YOUR GOAL >>
Return every line of the data below word for word, including the punctuation.

● ● ● ● ●

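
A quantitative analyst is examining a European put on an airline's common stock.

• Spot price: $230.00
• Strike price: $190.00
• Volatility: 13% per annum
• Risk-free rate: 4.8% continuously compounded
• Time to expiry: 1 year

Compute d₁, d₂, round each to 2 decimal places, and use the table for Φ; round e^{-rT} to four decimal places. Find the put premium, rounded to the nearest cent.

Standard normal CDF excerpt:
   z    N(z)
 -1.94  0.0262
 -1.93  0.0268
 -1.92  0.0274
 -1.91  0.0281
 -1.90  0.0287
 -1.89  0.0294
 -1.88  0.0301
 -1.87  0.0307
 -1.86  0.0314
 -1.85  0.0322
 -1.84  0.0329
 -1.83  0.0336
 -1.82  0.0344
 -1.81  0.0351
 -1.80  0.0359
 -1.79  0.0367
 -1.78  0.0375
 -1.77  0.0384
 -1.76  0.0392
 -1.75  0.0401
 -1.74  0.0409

σ√T = 0.13·√1 = 0.1300
d₁ = [ln(230/190) + (0.048 + ½·0.13²)·1] / (σ√T) = (0.1911 + 0.0565) / 0.1300 = 1.9039 → 1.90
d₂ = 1.9039 − 0.1300 = 1.7739 → 1.77
e^(−rT) = e^(−0.048·1) = 0.9531
P = 190·0.9531·N(-1.77) − 230·N(-1.90) = 190·0.9531·0.0384 − 230·0.0287 = 6.9538 − 6.6010 = 0.3528

$0.35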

● ● ● ● ●

WRITTEN ANSWER >>
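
A quantitative analyst is examining a European put on an airline's common stock.

• Spot price: $230.00
• Strike price: $190.00
• Volatility: 13% per annum
• Risk-free rate: 4.8% continuously compounded
• Time to expiry: 1 year

Compute d₁, d₂, round each to 2 decimal places, and use the table for Φ; round e^{-rT} to four decimal places. Find the put premium, rounded to the nearest cent.

Standard normal CDF excerpt:
   z    N(z)
 -1.94  0.0262
 -1.93  0.0268
 -1.92  0.0274
 -1.91  0.0281
 -1.90  0.0287
 -1.89  0.0294
 -1.88  0.0301
 -1.87  0.0307
 -1.86  0.0314
 -1.85  0.0322
 -1.84  0.0329
 -1.83  0.0336
 -1.82  0.0344
 -1.81  0.0351
 -1.80  0.0359
 -1.79  0.0367
 -1.78  0.0375
 -1.77  0.0384
 -1.76  0.0392
 -1.75  0.0401
 -1.74  0.0409

σ√T = 0.13·√1 = 0.1300
d₁ = [ln(230/190) + (0.048 + ½·0.13²)·1] / (σ√T) = (0.1911 + 0.0565) / 0.1300 = 1.9039 → 1.90
d₂ = 1.9039 − 0.1300 = 1.7739 → 1.77
e^(−rT) = e^(−0.048·1) = 0.9531
P = 190·0.9531·N(-1.77) − 230·N(-1.90) = 190·0.9531·0.0384 − 230·0.0287 = 6.9538 − 6.6010 = 0.3528

$0.35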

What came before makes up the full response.